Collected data
•••
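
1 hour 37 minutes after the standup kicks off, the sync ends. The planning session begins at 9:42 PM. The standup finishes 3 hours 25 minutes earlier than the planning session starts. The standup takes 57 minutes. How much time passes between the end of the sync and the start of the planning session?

The standup ends at 9:42 PM − 205 min = 6:17 PM.
The standup starts at 6:17 PM − 57 min = 5:20 PM.
The sync ends at 5:20 PM + 97 min = 6:57 PM.
From 6:57 PM to 9:42 PM is 2 h 45 min.

2 h 45 min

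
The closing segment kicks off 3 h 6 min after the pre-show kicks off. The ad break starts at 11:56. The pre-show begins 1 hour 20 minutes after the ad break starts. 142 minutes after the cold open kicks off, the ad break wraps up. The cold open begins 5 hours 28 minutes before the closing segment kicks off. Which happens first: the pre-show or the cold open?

the cold open

The pre-show starts at 11:56 + 80 min = 13:16.
The closing segment starts at 13:16 + 186 min = 16:22.
The cold open starts at 16:22 − 328 min = 10:54.
The pre-show starts at 13:16 and the cold open starts at 10:54, so the cold open is first.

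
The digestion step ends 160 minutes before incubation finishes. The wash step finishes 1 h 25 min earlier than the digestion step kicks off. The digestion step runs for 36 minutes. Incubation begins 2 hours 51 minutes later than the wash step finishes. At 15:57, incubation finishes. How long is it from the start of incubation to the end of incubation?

1 hour 50 minutes

The digestion step ends at 15:57 − 160 min = 13:17.
The digestion step starts at 13:17 − 36 min = 12:41.
The wash step ends at 12:41 − 85 min = 11:16.
Incubation starts at 11:16 + 171 min = 14:07.
From 14:07 to 15:57 is 1 hour 50 minutes.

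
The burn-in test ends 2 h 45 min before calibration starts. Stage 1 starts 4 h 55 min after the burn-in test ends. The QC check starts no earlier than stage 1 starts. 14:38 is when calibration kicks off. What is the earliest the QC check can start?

16:48

The burn-in test ends at 14:38 − 165 min = 11:53.
Stage 1 starts at 11:53 + 295 min = 16:48.
The QC check is bounded by stage 1, so the earliest it can start is 16:48.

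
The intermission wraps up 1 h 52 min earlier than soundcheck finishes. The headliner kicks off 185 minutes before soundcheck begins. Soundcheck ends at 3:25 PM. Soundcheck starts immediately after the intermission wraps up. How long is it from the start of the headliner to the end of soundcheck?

4 hours 57 minutes

The intermission ends at 3:25 PM − 112 min = 1:33 PM.
So soundcheck starts at 1:33 PM.
The headliner starts at 1:33 PM − 185 min = 10:28 AM.
From 10:28 AM to 3:25 PM is 4 hours 57 minutes.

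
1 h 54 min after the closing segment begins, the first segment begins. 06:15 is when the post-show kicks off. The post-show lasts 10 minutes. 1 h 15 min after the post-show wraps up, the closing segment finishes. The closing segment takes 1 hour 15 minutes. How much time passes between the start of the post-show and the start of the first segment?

2 hours 4 minutes

The post-show ends at 06:15 + 10 min = 06:25.
The closing segment ends at 06:25 + 75 min = 07:40.
The closing segment starts at 07:40 − 75 min = 06:25.
The first segment starts at 06:25 + 114 min = 08:19.
From 06:15 to 08:19 is 2 hours 4 minutes.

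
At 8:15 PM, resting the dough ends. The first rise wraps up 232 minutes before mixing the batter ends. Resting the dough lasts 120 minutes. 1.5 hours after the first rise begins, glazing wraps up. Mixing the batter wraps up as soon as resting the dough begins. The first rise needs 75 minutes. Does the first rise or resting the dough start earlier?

Resting the dough starts at 8:15 PM − 120 min = 6:15 PM.
So mixing the batter ends at 6:15 PM.
The first rise ends at 6:15 PM − 232 min = 2:23 PM.
The first rise starts at 2:23 PM − 75 min = 1:08 PM.
The first rise starts at 1:08 PM and resting the dough starts at 6:15 PM, so the first rise is first.

the first rise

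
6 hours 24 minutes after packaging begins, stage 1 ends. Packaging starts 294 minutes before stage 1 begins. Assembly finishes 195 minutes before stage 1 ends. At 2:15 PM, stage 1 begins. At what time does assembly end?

Packaging starts at 2:15 PM − 294 min = 9:21 AM.
Stage 1 ends at 9:21 AM + 384 min = 3:45 PM.
Assembly ends at 3:45 PM − 195 min = 12:30 PM.

12:30 PM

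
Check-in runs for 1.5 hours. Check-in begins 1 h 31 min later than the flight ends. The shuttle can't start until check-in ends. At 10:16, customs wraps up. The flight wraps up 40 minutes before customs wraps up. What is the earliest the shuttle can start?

12:37

The flight ends at 10:16 − 40 min = 09:36.
Check-in starts at 09:36 + 91 min = 11:07.
Check-in ends at 11:07 + 90 min = 12:37.
The shuttle is bounded by check-in, so the earliest it can start is 12:37.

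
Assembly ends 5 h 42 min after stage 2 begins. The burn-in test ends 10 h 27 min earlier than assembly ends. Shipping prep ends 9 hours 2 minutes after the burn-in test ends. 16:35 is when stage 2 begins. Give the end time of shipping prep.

20:52

Assembly ends at 16:35 + 342 min = 22:17.
The burn-in test ends at 22:17 − 627 min = 11:50.
Shipping prep ends at 11:50 + 542 min = 20:52.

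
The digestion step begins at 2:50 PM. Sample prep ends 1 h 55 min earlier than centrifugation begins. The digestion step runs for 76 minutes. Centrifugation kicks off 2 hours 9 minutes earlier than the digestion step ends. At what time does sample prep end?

12:02 PM

The digestion step ends at 2:50 PM + 76 min = 4:06 PM.
Centrifugation starts at 4:06 PM − 129 min = 1:57 PM.
Sample prep ends at 1:57 PM − 115 min = 12:02 PM.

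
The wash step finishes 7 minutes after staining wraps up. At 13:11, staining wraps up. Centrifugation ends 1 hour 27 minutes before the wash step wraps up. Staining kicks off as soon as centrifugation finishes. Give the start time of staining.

The wash step ends at 13:11 + 7 min = 13:18.
Centrifugation ends at 13:18 − 87 min = 11:51.
So staining starts at 11:51.

11:51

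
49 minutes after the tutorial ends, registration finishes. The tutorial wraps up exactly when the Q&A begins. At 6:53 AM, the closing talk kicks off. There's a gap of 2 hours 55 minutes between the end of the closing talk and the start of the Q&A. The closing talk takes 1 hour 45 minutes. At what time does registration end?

12:22 PM

The closing talk ends at 6:53 AM + 105 min = 8:38 AM.
The Q&A starts at 8:38 AM + 175 min = 11:33 AM.
So the tutorial ends at 11:33 AM.
Registration ends at 11:33 AM + 49 min = 12:22 PM.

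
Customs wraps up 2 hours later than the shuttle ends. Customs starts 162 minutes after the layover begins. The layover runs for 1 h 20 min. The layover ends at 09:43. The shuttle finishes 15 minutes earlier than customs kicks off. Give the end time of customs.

The layover starts at 09:43 − 80 min = 08:23.
Customs starts at 08:23 + 162 min = 11:05.
The shuttle ends at 11:05 − 15 min = 10:50.
Customs ends at 10:50 + 120 min = 12:50.

12:50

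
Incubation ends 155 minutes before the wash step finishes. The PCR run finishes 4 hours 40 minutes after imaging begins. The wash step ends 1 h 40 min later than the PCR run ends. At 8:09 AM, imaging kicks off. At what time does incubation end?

The PCR run ends at 8:09 AM + 280 min = 12:49 PM.
The wash step ends at 12:49 PM + 100 min = 2:29 PM.
Incubation ends at 2:29 PM − 155 min = 11:54 AM.

11:54 AM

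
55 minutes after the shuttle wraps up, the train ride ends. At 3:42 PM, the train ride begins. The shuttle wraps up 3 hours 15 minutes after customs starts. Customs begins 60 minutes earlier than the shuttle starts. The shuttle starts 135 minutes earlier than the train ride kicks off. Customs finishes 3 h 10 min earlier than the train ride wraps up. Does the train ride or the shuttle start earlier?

the shuttle

The shuttle starts at 3:42 PM − 135 min = 1:27 PM.
The train ride starts at 3:42 PM and the shuttle starts at 1:27 PM, so the shuttle is first.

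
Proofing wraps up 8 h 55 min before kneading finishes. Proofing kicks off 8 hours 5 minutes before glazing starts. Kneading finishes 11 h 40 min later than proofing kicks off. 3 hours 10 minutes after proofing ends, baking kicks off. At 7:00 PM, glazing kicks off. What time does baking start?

Proofing starts at 7:00 PM − 485 min = 10:55 AM.
Kneading ends at 10:55 AM + 700 min = 10:35 PM.
Proofing ends at 10:35 PM − 535 min = 1:40 PM.
Baking starts at 1:40 PM + 190 min = 4:50 PM.

4:50 PM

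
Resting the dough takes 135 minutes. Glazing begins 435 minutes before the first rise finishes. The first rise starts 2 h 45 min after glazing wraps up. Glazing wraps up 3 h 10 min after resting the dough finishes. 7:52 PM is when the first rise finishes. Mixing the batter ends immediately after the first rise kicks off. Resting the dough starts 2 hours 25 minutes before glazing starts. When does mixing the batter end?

6:22 PM

Glazing starts at 7:52 PM − 435 min = 12:37 PM.
Resting the dough starts at 12:37 PM − 145 min = 10:12 AM.
Resting the dough ends at 10:12 AM + 135 min = 12:27 PM.
Glazing ends at 12:27 PM + 190 min = 3:37 PM.
The first rise starts at 3:37 PM + 165 min = 6:22 PM.
So mixing the batter ends at 6:22 PM.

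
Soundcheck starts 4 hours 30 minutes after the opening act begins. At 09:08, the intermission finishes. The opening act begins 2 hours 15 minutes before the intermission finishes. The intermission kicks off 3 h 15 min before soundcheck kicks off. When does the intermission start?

08:08

The opening act starts at 09:08 − 135 min = 06:53.
Soundcheck starts at 06:53 + 270 min = 11:23.
The intermission starts at 11:23 − 195 min = 08:08.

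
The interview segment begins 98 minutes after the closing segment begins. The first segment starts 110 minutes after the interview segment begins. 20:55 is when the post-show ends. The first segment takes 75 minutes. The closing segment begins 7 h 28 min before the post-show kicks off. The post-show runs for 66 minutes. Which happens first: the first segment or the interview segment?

The post-show starts at 20:55 − 66 min = 19:49.
The closing segment starts at 19:49 − 448 min = 12:21.
The interview segment starts at 12:21 + 98 min = 13:59.
The first segment starts at 13:59 + 110 min = 15:49.
The first segment starts at 15:49 and the interview segment starts at 13:59, so the interview segment is first.

the interview segment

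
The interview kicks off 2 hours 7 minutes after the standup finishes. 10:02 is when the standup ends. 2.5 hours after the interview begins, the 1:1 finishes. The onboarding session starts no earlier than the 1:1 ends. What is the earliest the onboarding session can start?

14:39

The interview starts at 10:02 + 127 min = 12:09.
The 1:1 ends at 12:09 + 150 min = 14:39.
The onboarding session is bounded by the 1:1, so the earliest it can start is 14:39.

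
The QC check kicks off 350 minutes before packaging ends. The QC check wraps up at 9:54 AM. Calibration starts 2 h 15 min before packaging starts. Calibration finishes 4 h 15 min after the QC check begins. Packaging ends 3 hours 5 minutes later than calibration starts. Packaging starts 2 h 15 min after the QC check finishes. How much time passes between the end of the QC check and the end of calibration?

Packaging starts at 9:54 AM + 135 min = 12:09 PM.
Calibration starts at 12:09 PM − 135 min = 9:54 AM.
Packaging ends at 9:54 AM + 185 min = 12:59 PM.
The QC check starts at 12:59 PM − 350 min = 7:09 AM.
Calibration ends at 7:09 AM + 255 min = 11:24 AM.
From 9:54 AM to 11:24 AM is 1 hour 30 minutes.

1 hour 30 minutes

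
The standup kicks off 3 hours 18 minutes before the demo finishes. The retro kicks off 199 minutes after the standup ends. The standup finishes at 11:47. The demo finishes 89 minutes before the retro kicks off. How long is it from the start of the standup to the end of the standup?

88 minutes

The retro starts at 11:47 + 199 min = 15:06.
The demo ends at 15:06 − 89 min = 13:37.
The standup starts at 13:37 − 198 min = 10:19.
From 10:19 to 11:47 is 88 minutes.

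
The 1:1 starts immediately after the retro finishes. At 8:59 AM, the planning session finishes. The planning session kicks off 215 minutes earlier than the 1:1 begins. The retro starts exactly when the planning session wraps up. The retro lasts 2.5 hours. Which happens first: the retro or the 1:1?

the retro

The retro starts at 8:59 AM.
The retro ends at 8:59 AM + 150 min = 11:29 AM.
So the 1:1 starts at 11:29 AM.
The retro starts at 8:59 AM and the 1:1 starts at 11:29 AM, so the retro is first.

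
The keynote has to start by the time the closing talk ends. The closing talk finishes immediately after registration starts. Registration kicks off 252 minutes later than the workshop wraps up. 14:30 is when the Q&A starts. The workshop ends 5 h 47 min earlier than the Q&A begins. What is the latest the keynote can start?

The workshop ends at 14:30 − 347 min = 08:43.
Registration starts at 08:43 + 252 min = 12:55.
So the closing talk ends at 12:55.
The keynote is bounded by the closing talk, so the latest it can start is 12:55.

12:55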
•••
▶ **WORK REQUEST**
Exactly the lines from the one that holds "The keynote has" through the final line of the records above should be written out, and only those.

▶ **ANSWER**
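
The keynote has to start by the time the closing talk ends. The closing talk finishes immediately after registration starts. Registration kicks off 252 minutes later than the workshop wraps up. 14:30 is when the Q&A starts. The workshop ends 5 h 47 min earlier than the Q&A begins. What is the latest the keynote can start?

The workshop ends at 14:30 − 347 min = 08:43.
Registration starts at 08:43 + 252 min = 12:55.
So the closing talk ends at 12:55.
The keynote is bounded by the closing talk, so the latest it can start is 12:55.

12:55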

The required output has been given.